Task |
Would you please retype, exactly, the lines of the listing below between the line with "In a separating equilibrium, which" and the line with "A prey animal is privately either toxic or palatable. A", inclusive?

#####

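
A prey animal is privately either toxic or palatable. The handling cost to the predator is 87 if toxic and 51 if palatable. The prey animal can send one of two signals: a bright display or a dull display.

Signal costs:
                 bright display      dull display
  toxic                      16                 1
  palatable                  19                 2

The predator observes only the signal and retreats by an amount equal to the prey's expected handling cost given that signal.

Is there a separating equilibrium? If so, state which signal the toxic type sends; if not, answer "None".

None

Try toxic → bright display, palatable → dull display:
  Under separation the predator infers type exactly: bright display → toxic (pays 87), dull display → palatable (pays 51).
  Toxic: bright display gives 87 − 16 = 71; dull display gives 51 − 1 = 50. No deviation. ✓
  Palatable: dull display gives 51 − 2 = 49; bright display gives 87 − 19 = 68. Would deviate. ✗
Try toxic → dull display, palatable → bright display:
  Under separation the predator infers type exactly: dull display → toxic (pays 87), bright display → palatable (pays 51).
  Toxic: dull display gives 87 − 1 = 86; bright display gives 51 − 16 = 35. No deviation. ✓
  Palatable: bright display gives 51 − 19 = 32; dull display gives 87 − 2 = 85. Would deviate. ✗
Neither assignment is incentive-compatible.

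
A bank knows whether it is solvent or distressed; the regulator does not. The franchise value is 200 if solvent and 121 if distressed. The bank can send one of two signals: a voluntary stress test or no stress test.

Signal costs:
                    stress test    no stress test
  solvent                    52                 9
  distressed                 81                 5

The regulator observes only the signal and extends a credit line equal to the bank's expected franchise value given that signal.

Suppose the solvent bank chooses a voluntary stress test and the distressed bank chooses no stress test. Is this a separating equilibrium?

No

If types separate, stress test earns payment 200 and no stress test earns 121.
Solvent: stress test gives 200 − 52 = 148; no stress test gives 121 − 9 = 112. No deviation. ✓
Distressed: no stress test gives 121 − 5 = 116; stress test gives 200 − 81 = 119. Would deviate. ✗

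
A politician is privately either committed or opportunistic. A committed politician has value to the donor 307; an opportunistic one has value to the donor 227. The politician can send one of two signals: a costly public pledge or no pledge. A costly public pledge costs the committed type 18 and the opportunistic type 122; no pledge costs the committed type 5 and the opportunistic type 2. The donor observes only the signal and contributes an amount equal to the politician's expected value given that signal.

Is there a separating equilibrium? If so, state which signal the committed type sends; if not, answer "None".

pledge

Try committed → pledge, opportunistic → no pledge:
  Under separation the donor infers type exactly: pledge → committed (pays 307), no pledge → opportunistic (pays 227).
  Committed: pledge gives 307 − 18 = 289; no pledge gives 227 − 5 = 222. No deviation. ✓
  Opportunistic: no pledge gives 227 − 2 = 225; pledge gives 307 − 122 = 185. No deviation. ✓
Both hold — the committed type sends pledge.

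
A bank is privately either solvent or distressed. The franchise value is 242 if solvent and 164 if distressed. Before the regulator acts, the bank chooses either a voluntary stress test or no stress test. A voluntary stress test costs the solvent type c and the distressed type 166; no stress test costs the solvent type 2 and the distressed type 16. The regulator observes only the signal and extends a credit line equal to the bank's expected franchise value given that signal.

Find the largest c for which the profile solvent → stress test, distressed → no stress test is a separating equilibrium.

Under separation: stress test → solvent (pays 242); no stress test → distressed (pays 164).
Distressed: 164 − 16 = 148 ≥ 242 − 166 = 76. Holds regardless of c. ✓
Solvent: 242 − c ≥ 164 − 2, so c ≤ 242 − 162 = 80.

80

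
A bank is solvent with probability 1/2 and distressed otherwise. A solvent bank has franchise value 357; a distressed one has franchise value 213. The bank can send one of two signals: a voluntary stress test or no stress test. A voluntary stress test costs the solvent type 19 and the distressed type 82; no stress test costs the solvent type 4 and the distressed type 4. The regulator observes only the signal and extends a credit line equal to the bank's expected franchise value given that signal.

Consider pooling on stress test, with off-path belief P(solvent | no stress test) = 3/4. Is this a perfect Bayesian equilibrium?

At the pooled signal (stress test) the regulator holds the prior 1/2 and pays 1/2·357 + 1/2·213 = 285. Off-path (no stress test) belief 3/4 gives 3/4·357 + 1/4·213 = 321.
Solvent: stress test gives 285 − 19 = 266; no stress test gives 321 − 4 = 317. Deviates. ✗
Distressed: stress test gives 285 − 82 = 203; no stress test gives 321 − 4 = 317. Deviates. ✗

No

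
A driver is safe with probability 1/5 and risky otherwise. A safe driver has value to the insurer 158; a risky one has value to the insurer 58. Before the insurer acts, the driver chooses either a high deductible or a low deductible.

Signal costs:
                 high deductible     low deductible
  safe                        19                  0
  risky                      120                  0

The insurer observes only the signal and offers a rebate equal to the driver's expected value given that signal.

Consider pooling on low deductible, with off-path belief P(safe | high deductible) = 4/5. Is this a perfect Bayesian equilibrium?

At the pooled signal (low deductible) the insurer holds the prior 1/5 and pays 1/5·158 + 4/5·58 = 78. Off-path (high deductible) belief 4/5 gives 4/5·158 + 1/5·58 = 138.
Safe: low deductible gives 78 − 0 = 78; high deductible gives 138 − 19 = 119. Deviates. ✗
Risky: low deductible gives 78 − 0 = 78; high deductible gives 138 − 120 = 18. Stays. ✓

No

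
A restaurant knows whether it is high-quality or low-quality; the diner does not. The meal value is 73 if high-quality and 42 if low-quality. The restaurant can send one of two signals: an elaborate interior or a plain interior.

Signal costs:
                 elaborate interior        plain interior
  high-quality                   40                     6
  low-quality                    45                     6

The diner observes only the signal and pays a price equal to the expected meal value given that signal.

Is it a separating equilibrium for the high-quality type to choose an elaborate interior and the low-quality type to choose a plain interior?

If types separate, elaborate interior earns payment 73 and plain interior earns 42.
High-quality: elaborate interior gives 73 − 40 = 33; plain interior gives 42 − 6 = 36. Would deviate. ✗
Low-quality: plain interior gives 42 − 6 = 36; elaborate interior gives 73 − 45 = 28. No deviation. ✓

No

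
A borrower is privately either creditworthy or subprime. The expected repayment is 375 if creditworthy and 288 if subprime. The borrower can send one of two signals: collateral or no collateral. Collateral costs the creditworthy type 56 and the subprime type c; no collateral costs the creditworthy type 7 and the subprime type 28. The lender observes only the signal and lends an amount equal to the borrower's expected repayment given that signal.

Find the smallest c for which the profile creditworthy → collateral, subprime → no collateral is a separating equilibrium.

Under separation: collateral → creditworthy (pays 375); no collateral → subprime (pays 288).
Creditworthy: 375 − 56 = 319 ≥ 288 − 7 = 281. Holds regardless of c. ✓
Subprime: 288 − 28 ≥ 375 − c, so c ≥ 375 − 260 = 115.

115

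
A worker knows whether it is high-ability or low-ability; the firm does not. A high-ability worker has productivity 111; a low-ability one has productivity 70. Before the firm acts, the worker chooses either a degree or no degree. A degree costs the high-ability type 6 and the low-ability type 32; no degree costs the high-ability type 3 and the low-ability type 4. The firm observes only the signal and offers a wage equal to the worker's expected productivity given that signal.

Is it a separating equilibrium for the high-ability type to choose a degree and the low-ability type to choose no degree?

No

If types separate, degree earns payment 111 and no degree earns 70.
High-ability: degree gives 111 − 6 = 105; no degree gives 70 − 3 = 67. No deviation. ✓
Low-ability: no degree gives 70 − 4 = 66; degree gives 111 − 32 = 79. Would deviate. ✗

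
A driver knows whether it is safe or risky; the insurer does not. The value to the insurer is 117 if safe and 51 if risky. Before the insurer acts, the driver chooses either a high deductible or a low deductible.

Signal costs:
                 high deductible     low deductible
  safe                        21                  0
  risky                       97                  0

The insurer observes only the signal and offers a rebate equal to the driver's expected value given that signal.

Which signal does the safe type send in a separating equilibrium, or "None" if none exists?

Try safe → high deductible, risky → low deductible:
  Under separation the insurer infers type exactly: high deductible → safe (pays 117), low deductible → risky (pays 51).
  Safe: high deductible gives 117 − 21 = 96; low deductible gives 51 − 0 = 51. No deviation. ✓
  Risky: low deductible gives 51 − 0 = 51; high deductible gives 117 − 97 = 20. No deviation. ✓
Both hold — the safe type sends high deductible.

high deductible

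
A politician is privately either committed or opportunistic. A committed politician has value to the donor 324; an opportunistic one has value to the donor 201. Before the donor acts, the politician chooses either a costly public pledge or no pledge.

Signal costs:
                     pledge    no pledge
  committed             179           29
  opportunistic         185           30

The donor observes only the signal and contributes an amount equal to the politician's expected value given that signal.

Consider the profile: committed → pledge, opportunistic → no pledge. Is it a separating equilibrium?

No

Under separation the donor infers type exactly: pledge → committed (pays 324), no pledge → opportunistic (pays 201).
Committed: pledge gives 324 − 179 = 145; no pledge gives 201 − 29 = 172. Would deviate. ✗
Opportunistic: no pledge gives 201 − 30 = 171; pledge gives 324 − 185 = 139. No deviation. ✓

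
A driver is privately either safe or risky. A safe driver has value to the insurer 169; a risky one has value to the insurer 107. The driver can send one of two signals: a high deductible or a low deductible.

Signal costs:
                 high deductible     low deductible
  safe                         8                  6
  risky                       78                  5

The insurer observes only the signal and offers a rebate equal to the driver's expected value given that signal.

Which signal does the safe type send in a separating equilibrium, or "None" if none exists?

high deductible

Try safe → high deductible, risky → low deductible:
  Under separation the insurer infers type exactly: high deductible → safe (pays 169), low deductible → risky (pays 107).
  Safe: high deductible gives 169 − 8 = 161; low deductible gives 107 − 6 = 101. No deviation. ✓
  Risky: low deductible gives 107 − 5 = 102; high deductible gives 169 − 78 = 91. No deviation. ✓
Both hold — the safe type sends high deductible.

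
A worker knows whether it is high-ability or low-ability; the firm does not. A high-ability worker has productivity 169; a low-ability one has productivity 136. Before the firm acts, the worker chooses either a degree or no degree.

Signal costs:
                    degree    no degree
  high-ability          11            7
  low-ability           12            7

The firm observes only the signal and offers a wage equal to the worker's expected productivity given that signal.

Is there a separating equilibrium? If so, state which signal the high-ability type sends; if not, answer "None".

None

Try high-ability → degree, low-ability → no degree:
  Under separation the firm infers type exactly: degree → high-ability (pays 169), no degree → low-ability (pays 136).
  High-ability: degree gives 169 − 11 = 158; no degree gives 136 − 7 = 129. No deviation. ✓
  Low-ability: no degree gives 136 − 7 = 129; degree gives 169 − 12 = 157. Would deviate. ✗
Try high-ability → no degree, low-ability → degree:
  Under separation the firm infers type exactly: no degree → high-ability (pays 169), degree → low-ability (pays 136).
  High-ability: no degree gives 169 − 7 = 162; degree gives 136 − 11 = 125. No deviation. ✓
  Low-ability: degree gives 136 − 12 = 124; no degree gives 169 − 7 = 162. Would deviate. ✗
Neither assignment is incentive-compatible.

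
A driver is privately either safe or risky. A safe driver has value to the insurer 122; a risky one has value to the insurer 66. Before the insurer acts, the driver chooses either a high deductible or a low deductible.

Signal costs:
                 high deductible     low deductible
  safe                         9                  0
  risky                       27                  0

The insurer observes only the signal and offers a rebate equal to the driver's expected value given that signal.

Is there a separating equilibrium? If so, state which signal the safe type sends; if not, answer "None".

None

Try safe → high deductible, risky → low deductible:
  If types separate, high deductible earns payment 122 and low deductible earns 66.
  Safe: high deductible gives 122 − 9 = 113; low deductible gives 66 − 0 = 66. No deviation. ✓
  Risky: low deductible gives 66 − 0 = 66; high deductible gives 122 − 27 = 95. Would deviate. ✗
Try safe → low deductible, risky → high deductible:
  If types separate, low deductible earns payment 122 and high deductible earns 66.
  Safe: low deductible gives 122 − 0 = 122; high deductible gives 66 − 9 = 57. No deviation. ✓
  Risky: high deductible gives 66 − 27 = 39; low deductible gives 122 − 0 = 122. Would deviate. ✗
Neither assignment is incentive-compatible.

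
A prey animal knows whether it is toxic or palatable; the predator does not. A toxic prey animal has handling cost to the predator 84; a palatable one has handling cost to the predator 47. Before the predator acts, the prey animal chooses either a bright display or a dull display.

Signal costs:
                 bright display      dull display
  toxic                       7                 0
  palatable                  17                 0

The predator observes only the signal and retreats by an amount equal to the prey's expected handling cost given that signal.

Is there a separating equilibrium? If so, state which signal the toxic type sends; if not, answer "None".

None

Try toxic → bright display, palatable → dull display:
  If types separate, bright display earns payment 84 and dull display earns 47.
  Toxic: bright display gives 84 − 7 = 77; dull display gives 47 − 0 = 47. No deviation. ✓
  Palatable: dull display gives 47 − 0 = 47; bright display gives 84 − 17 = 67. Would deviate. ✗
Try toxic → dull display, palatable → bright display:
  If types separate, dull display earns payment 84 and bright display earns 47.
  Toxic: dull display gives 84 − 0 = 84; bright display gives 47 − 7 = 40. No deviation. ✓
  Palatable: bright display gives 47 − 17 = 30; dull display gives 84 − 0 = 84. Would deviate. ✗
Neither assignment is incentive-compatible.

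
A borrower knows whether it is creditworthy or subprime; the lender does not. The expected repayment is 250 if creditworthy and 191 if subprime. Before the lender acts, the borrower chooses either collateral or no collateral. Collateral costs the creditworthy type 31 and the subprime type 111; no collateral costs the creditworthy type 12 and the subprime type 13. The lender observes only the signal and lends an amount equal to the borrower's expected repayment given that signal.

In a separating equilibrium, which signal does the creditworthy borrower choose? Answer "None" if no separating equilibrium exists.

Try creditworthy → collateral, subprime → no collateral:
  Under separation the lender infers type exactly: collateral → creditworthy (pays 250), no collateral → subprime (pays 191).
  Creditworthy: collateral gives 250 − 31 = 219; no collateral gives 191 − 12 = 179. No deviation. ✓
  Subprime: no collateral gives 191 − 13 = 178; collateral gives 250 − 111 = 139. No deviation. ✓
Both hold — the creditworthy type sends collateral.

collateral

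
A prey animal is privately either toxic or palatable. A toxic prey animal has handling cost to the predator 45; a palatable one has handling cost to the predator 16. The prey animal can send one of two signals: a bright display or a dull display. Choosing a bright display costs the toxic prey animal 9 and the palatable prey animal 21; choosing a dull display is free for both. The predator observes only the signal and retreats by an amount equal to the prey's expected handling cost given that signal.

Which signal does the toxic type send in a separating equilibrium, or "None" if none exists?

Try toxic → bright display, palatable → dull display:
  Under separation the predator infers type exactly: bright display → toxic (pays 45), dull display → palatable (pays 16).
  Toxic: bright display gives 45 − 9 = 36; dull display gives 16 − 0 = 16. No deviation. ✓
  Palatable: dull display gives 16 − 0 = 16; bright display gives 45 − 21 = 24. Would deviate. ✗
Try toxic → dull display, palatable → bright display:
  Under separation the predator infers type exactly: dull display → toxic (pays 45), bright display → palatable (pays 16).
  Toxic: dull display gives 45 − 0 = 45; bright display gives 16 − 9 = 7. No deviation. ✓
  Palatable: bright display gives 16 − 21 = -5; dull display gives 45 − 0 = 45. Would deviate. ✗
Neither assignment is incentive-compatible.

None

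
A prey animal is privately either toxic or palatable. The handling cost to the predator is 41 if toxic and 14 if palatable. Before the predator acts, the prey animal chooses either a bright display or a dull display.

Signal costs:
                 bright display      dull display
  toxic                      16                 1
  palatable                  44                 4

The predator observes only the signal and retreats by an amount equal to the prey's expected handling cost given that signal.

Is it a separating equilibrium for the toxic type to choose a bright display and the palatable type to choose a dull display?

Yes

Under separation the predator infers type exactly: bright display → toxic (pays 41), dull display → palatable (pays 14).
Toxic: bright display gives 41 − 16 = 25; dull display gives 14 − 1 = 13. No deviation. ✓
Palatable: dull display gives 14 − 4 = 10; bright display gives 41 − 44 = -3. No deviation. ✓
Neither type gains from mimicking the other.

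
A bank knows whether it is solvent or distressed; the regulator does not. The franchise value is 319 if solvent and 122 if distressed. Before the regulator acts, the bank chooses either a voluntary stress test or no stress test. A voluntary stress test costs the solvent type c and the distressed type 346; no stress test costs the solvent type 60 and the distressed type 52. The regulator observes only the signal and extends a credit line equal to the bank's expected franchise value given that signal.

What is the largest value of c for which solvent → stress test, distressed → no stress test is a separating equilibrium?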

#####

Solution to the problem |
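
In a separating equilibrium, which signal does the creditworthy borrower choose? Answer "None" if no separating equilibrium exists.

Try creditworthy → collateral, subprime → no collateral:
  Under separation the lender infers type exactly: collateral → creditworthy (pays 250), no collateral → subprime (pays 191).
  Creditworthy: collateral gives 250 − 31 = 219; no collateral gives 191 − 12 = 179. No deviation. ✓
  Subprime: no collateral gives 191 − 13 = 178; collateral gives 250 − 111 = 139. No deviation. ✓
Both hold — the creditworthy type sends collateral.

collateral

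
A prey animal is privately either toxic or palatable. A toxic prey animal has handling cost to the predator 45; a palatable one has handling cost to the predator 16. The prey animal can send one of two signals: a bright display or a dull display. Choosing a bright display costs the toxic prey animal 9 and the palatable prey animal 21; choosing a dull display is free for both. The predator observes only the signal and retreats by an amount equal to the prey's expected handling cost given that signal.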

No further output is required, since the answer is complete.